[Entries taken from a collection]
★ ★ ★ ★ ★

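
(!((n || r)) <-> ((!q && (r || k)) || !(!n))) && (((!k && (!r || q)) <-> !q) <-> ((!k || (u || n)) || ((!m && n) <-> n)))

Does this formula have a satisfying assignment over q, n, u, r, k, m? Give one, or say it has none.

q = True, n = False, u = True, r = True, k = True, m = True

  !((n || r)) <-> ((!q && (r || k)) || !(!n)) = True
    !((n || r)) = False
      n || r = True
    (!q && (r || k)) || !(!n) = False
      !q && (r || k) = False
        !q = False
        r || k = True
      !(!n) = False
        !n = True
  ((!k && (!r || q)) <-> !q) <-> ((!k || (u || n)) || ((!m && n) <-> n)) = True
    (!k && (!r || q)) <-> !q = True
      !k && (!r || q) = False
        !k = False
        !r || q = True
          !r = False
      !q = False
    (!k || (u || n)) || ((!m && n) <-> n) = True
      !k || (u || n) = True
        !k = False
        u || n = True
      (!m && n) <-> n = True
        !m && n = False
          !m = False
Both conjuncts True, so the formula holds.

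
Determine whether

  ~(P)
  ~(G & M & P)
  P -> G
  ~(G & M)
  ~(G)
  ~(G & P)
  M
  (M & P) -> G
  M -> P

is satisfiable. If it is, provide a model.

UNSATISFIABLE

Case P = True:
  Clause (~P) is falsified — contradiction.
Case P = False:
  (M) forces M = True.
  Clause (~M | P) is falsified — contradiction.
Both cases fail, so the formula is unsatisfiable.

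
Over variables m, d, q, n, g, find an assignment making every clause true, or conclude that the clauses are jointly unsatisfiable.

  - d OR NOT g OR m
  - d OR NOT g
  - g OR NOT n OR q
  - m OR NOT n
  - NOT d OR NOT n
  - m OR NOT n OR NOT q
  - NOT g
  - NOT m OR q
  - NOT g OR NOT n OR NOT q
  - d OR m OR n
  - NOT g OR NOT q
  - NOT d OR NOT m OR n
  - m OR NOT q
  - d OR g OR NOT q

Unit clause (NOT g) forces g = False.
Try m = True:
  (NOT m OR q) forces q = True.
  (d OR g OR NOT q) forces d = True.
  (NOT d OR NOT n) forces n = False.
  clause (NOT d OR NOT m OR n) is falsified — backtrack.
So m = False.
  then (m OR NOT n) forces n = False.
  then (d OR m OR n) forces d = True.
  then (m OR NOT q) forces q = False.
All clauses satisfied.

m = False; d = True; q = False; n = False; g = False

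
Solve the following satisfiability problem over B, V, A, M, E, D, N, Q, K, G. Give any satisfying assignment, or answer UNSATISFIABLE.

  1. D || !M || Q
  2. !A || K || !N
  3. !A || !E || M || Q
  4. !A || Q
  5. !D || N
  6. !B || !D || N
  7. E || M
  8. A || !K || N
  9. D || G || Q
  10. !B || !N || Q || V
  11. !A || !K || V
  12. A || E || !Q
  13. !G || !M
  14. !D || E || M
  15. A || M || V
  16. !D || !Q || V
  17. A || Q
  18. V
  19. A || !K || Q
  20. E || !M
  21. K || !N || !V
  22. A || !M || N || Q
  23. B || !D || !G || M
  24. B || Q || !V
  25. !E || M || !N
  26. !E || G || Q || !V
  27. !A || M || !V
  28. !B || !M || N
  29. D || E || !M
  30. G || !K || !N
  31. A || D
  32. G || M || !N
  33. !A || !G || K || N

B: False, V: True, A: True, M: True, E: True, D: False, N: False, Q: True, K: True, G: False

Unit clause (V) forces V = True.
Set B = False.
  then (B || Q || !V) forces Q = True.
Set A = True.
  then (!A || M || !V) forces M = True.
  then (!G || !M) forces G = False.
  then (E || !M) forces E = True.
Set D = False.
Set N = False.
Set K = True.
All clauses satisfied.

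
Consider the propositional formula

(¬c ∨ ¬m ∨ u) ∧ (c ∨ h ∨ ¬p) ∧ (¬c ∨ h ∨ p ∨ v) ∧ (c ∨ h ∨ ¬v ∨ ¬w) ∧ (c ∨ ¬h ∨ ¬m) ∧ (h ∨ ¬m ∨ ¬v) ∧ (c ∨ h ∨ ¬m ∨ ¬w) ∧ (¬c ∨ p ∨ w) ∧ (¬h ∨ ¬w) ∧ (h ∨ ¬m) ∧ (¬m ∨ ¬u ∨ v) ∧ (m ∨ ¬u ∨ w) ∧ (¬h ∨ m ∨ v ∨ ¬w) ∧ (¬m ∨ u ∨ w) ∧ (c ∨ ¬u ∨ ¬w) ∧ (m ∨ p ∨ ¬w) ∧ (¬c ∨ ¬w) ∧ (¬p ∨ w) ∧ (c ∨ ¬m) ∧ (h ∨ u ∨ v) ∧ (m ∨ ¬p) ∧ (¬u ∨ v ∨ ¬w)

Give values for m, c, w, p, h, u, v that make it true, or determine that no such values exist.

Set m = False.
  then (m ∨ ¬p) forces p = False.
  then (m ∨ p ∨ ¬w) forces w = False.
  then (¬c ∨ p ∨ w) forces c = False.
  then (m ∨ ¬u ∨ w) forces u = False.
Set h = True.
Set v = True.
All clauses satisfied.

m=F, c=F, w=F, p=F, h=T, u=F, v=T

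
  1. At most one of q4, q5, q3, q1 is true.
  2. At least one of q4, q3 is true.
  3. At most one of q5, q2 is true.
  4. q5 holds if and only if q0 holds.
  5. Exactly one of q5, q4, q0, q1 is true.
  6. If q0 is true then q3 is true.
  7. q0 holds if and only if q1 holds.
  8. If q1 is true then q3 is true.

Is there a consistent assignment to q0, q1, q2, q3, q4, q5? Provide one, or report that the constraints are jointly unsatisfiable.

q0=F; q1=F; q2=F; q3=F; q4=T; q5=F

  (1) {q4, q5, q3, q1}: 1 true — at most one ✓
  (2) {q4, q3}: 1 true — at least one ✓
  (3) {q5, q2}: 0 true — at most one ✓
  (4) q5=F, q0=F — same ✓
  (5) {q5, q4, q0, q1}: 1 true — exactly one ✓
  (6) q0=F ⇒ q3: vacuous ✓
  (7) q0=F, q1=F — same ✓
  (8) q1=F ⇒ q3: vacuous ✓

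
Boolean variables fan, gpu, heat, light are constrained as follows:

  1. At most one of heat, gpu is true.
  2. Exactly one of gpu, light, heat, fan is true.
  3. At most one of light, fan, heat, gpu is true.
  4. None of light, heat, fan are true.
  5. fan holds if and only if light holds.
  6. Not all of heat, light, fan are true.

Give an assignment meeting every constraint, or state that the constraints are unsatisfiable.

fan=F, gpu=T, heat=F, light=F

  (1) {heat, gpu}: 1 true — at most one ✓
  (2) {gpu, light, heat, fan}: 1 true — exactly one ✓
  (3) {light, fan, heat, gpu}: 1 true — at most one ✓
  (4) {light, heat, fan}: 0 true — none ✓
  (5) fan=F, light=F — same ✓
  (6) {heat, light, fan}: 0/3 true — not all ✓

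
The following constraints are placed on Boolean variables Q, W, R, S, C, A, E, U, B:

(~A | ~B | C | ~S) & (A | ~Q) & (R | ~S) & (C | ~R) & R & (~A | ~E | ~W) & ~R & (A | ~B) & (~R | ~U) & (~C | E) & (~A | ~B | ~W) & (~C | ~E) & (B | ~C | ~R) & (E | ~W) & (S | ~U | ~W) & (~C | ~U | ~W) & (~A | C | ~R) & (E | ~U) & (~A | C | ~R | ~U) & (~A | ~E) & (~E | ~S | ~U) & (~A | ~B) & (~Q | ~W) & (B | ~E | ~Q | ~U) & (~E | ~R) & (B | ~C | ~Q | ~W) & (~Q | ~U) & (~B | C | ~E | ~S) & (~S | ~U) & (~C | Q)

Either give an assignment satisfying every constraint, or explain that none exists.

Case R = True:
  Clause (~R) is falsified — contradiction.
Case R = False:
  Clause (R) is falsified — contradiction.
Both cases fail, so the formula is unsatisfiable.

No satisfying assignment exists.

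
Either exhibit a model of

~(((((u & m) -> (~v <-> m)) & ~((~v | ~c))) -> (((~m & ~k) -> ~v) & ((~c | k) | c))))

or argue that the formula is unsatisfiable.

v: True, m: False, k: False, u: True, c: True

  ~(((((u & m) -> (~v <-> m)) & ~((~v | ~c))) -> (((~m & ~k) -> ~v) & ((~c | k) | c)))) = True
    (((u & m) -> (~v <-> m)) & ~((~v | ~c))) -> (((~m & ~k) -> ~v) & ((~c | k) | c)) = False
      ((u & m) -> (~v <-> m)) & ~((~v | ~c)) = True
        (u & m) -> (~v <-> m) = True
          u & m = False
          ~v <-> m = True
            ~v = False
        ~((~v | ~c)) = True
          ~v | ~c = False
            ~v = False
            ~c = False
      ((~m & ~k) -> ~v) & ((~c | k) | c) = False
        (~m & ~k) -> ~v = False
          ~m & ~k = True
            ~m = True
            ~k = True
          ~v = False
        (~c | k) | c = True
          ~c | k = False
            ~c = False
The formula evaluates to True.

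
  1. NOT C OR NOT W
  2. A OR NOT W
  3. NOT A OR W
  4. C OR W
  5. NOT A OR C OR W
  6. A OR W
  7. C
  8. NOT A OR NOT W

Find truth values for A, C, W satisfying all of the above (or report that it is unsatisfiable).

Unsatisfiable — no assignment works.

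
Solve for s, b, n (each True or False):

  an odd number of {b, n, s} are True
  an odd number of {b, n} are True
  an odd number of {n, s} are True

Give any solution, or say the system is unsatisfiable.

s = False, b = False, n = True

{b, n, s}: 1 true → odd ✓
{b, n}: 1 true → odd ✓
{n, s}: 1 true → odd ✓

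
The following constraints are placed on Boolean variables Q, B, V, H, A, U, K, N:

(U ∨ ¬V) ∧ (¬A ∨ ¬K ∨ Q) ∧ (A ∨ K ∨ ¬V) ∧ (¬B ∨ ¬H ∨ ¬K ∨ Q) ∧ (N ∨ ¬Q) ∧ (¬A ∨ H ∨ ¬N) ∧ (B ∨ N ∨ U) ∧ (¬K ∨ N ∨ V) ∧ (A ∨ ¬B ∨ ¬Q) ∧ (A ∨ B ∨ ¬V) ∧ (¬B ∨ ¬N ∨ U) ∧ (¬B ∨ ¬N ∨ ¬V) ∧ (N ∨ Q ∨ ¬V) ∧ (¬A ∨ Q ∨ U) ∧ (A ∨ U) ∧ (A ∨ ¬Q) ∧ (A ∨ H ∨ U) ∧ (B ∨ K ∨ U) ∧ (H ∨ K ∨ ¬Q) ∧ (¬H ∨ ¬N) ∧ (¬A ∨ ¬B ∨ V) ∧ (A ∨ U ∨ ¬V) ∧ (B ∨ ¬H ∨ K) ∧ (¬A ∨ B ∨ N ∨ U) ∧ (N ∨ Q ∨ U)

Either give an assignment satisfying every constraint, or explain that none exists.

Q: False, B: False, V: False, H: False, A: True, U: True, K: False, N: False

Try Q = True:
  (N ∨ ¬Q) forces N = True.
  (A ∨ ¬Q) forces A = True.
  (¬A ∨ H ∨ ¬N) forces H = True.
  clause (¬H ∨ ¬N) is falsified — backtrack.
So Q = False.
Set B = False.
Set V = False.
Set H = False.
Set A = True.
  then (¬A ∨ ¬K ∨ Q) forces K = False.
  then (¬A ∨ H ∨ ¬N) forces N = False.
  then (B ∨ N ∨ U) forces U = True.
All clauses satisfied.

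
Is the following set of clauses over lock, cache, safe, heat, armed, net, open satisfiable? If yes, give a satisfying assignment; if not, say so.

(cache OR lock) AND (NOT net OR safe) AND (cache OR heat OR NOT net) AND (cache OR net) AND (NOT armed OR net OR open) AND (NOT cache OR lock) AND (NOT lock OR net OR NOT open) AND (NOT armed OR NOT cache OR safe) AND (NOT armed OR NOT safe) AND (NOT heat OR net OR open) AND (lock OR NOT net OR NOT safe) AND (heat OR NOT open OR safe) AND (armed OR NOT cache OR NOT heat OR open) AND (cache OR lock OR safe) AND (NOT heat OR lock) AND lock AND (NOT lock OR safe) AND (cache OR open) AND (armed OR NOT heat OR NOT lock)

lock: True; cache: True; safe: True; heat: False; armed: False; net: True; open: True

Unit clause (lock) forces lock = True.
In (NOT lock OR safe) only safe is left, so safe = True.
In (NOT armed OR NOT safe) only NOT armed is left, so armed = False.
In (armed OR NOT heat OR NOT lock) only NOT heat is left, so heat = False.
Try cache = False:
  (cache OR heat OR NOT net) forces net = False.
  clause (cache OR net) is falsified — backtrack.
So cache = True.
Set net = True.
Set open = True.
All clauses satisfied.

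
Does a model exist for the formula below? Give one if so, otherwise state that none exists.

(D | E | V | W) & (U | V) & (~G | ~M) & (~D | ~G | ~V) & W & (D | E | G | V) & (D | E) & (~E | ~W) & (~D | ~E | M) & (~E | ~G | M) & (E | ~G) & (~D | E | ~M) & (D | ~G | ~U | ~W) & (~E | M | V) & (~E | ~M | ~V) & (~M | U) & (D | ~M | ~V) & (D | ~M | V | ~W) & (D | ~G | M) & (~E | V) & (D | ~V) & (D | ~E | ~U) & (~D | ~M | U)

D: True; V: False; G: False; W: True; E: False; M: False; U: True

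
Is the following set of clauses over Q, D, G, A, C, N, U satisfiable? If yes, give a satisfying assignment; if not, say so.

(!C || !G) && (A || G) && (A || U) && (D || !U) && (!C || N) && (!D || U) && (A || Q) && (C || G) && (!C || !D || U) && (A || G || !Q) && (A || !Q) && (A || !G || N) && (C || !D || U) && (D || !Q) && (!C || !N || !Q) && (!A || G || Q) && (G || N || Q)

Set Q = False.
  then (A || Q) forces A = True.
  then (!A || G || Q) forces G = True.
  then (!C || !G) forces C = False.
Set D = False.
  then (D || !U) forces U = False.
Set N = False.
All clauses satisfied.

Q = False, D = False, G = True, A = True, C = False, N = False, U = False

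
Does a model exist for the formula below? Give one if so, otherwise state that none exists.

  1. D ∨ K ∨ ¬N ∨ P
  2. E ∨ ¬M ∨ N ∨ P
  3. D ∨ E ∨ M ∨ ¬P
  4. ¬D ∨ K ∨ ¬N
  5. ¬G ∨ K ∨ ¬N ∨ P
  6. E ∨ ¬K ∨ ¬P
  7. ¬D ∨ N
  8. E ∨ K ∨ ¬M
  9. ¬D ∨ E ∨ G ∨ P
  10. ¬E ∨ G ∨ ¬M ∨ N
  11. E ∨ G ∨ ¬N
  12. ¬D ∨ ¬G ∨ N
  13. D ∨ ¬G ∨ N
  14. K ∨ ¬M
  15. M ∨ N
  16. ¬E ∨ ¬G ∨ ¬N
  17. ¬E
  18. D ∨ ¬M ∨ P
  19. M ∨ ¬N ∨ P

N = True, G = True, M = True, E = False, D = True, K = True, P = False

Unit clause (¬E) forces E = False.
Set N = True.
  then (E ∨ G ∨ ¬N) forces G = True.
Try M = False:
  (M ∨ ¬N ∨ P) forces P = True.
  (D ∨ E ∨ M ∨ ¬P) forces D = True.
  (¬D ∨ K ∨ ¬N) forces K = True.
  clause (E ∨ ¬K ∨ ¬P) is falsified — backtrack.
So M = True.
  then (E ∨ K ∨ ¬M) forces K = True.
  then (E ∨ ¬K ∨ ¬P) forces P = False.
  then (D ∨ ¬M ∨ P) forces D = True.
All clauses satisfied.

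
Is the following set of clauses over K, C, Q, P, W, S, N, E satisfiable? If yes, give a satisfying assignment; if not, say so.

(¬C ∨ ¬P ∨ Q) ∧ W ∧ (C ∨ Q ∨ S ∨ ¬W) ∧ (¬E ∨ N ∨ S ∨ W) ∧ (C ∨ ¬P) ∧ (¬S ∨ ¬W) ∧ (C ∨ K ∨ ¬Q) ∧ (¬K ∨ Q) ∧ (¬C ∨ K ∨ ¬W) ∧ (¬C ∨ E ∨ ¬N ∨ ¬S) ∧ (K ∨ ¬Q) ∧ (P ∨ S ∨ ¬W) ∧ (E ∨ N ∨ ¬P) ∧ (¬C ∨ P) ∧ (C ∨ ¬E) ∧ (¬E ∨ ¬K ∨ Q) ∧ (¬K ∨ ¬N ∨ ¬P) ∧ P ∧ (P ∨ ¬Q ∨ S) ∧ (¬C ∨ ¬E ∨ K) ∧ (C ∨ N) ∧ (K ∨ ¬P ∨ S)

K = True, C = True, Q = True, P = True, W = True, S = False, N = False, E = True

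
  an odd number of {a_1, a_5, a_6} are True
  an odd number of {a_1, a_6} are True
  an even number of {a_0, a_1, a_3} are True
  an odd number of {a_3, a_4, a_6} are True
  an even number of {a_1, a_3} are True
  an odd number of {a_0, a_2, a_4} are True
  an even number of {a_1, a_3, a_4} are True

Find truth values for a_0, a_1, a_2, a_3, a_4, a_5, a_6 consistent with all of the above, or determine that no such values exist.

a_0 = False, a_1 = True, a_2 = True, a_3 = True, a_4 = False, a_5 = False, a_6 = False

{a_1, a_5, a_6}: 1 true → odd ✓
{a_1, a_6}: 1 true → odd ✓
{a_0, a_1, a_3}: 2 true → even ✓
{a_3, a_4, a_6}: 1 true → odd ✓
{a_1, a_3}: 2 true → even ✓
{a_0, a_2, a_4}: 1 true → odd ✓
{a_1, a_3, a_4}: 2 true → even ✓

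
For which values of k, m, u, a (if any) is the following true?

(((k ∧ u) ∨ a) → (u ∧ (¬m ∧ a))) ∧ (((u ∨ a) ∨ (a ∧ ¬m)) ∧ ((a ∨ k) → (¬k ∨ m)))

k: False, m: False, u: True, a: False

  ((k ∧ u) ∨ a) → (u ∧ (¬m ∧ a)) = True
    (k ∧ u) ∨ a = False
      k ∧ u = False
    u ∧ (¬m ∧ a) = False
      ¬m ∧ a = False
        ¬m = True
  ((u ∨ a) ∨ (a ∧ ¬m)) ∧ ((a ∨ k) → (¬k ∨ m)) = True
    (u ∨ a) ∨ (a ∧ ¬m) = True
      u ∨ a = True
      a ∧ ¬m = False
        ¬m = True
    (a ∨ k) → (¬k ∨ m) = True
      a ∨ k = False
      ¬k ∨ m = True
        ¬k = True
Both conjuncts True, so the formula holds.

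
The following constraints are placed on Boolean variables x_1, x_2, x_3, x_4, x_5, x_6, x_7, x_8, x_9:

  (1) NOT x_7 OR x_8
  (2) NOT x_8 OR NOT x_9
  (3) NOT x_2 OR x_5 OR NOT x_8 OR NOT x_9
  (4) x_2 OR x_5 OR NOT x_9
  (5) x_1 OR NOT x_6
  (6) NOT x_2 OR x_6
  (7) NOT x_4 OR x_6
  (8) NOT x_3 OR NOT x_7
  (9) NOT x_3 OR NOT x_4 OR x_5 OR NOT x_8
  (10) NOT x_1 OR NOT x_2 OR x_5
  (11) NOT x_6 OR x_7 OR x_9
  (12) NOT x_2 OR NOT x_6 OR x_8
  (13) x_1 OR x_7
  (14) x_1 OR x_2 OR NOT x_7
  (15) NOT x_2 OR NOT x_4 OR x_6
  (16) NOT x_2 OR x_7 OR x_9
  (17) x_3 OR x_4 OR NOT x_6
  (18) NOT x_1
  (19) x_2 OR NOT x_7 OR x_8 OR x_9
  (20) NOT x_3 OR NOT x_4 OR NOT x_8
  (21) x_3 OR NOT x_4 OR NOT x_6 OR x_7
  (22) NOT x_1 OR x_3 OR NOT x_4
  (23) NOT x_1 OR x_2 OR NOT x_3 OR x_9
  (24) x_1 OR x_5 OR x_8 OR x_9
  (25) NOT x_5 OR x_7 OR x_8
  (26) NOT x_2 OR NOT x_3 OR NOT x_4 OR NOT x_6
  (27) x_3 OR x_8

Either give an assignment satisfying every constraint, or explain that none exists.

Unsatisfiable — no assignment works.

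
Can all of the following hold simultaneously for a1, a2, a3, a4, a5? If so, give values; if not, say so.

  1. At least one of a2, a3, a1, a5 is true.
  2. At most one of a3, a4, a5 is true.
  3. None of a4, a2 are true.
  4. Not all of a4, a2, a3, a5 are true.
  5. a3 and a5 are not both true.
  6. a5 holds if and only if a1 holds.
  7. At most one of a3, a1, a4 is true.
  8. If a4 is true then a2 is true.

a1 = False, a2 = False, a3 = True, a4 = False, a5 = False

  (1) {a2, a3, a1, a5}: 1 true — at least one ✓
  (2) {a3, a4, a5}: 1 true — at most one ✓
  (3) {a4, a2}: 0 true — none ✓
  (4) {a4, a2, a3, a5}: 1/4 true — not all ✓
  (5) a3=T, a5=F — not both ✓
  (6) a5=F, a1=F — same ✓
  (7) {a3, a1, a4}: 1 true — at most one ✓
  (8) a4=F ⇒ a2: vacuous ✓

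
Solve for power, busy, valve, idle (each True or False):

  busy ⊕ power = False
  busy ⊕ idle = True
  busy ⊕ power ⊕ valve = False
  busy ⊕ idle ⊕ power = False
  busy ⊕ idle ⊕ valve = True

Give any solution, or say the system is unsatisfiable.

power: True, busy: True, valve: False, idle: False

busy ⊕ power = T ⊕ T = False ✓
busy ⊕ idle = T ⊕ F = True ✓
busy ⊕ power ⊕ valve = T ⊕ T ⊕ F = False ✓
busy ⊕ idle ⊕ power = T ⊕ F ⊕ T = False ✓
busy ⊕ idle ⊕ valve = T ⊕ F ⊕ F = True ✓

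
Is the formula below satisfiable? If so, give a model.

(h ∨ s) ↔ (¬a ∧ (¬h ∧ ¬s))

h = False; a = True; s = False

  (h ∨ s) ↔ (¬a ∧ (¬h ∧ ¬s)) = True
    h ∨ s = False
    ¬a ∧ (¬h ∧ ¬s) = False
      ¬a = False
      ¬h ∧ ¬s = True
        ¬h = True
        ¬s = True
The formula evaluates to True.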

★ ★ ★ ★ ★

- _EXERCISE REQUIREMENTS_
From the line holding "29. D || E || !M" to the line holding "3. At most one of q5, q2 is true.", inclusive, restate each line above exactly as written.

- _TASK SOLUTION_
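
  29. D || E || !M
  30. G || !K || !N
  31. A || D
  32. G || M || !N
  33. !A || !G || K || N

B: False, V: True, A: True, M: True, E: True, D: False, N: False, Q: True, K: True, G: False

Unit clause (V) forces V = True.
Set B = False.
  then (B || Q || !V) forces Q = True.
Set A = True.
  then (!A || M || !V) forces M = True.
  then (!G || !M) forces G = False.
  then (E || !M) forces E = True.
Set D = False.
Set N = False.
Set K = True.
All clauses satisfied.

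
Consider the propositional formula

(¬c ∨ ¬m ∨ u) ∧ (c ∨ h ∨ ¬p) ∧ (¬c ∨ h ∨ p ∨ v) ∧ (c ∨ h ∨ ¬v ∨ ¬w) ∧ (c ∨ ¬h ∨ ¬m) ∧ (h ∨ ¬m ∨ ¬v) ∧ (c ∨ h ∨ ¬m ∨ ¬w) ∧ (¬c ∨ p ∨ w) ∧ (¬h ∨ ¬w) ∧ (h ∨ ¬m) ∧ (¬m ∨ ¬u ∨ v) ∧ (m ∨ ¬u ∨ w) ∧ (¬h ∨ m ∨ v ∨ ¬w) ∧ (¬m ∨ u ∨ w) ∧ (c ∨ ¬u ∨ ¬w) ∧ (m ∨ p ∨ ¬w) ∧ (¬c ∨ ¬w) ∧ (¬p ∨ w) ∧ (c ∨ ¬m) ∧ (h ∨ u ∨ v) ∧ (m ∨ ¬p) ∧ (¬u ∨ v ∨ ¬w)

Give values for m, c, w, p, h, u, v that make it true, or determine that no such values exist.

Set m = False.
  then (m ∨ ¬p) forces p = False.
  then (m ∨ p ∨ ¬w) forces w = False.
  then (¬c ∨ p ∨ w) forces c = False.
  then (m ∨ ¬u ∨ w) forces u = False.
Set h = True.
Set v = True.
All clauses satisfied.

m=F, c=F, w=F, p=F, h=T, u=F, v=T

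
  1. At most one of q4, q5, q3, q1 is true.
  2. At least one of q4, q3 is true.
  3. At most one of q5, q2 is true.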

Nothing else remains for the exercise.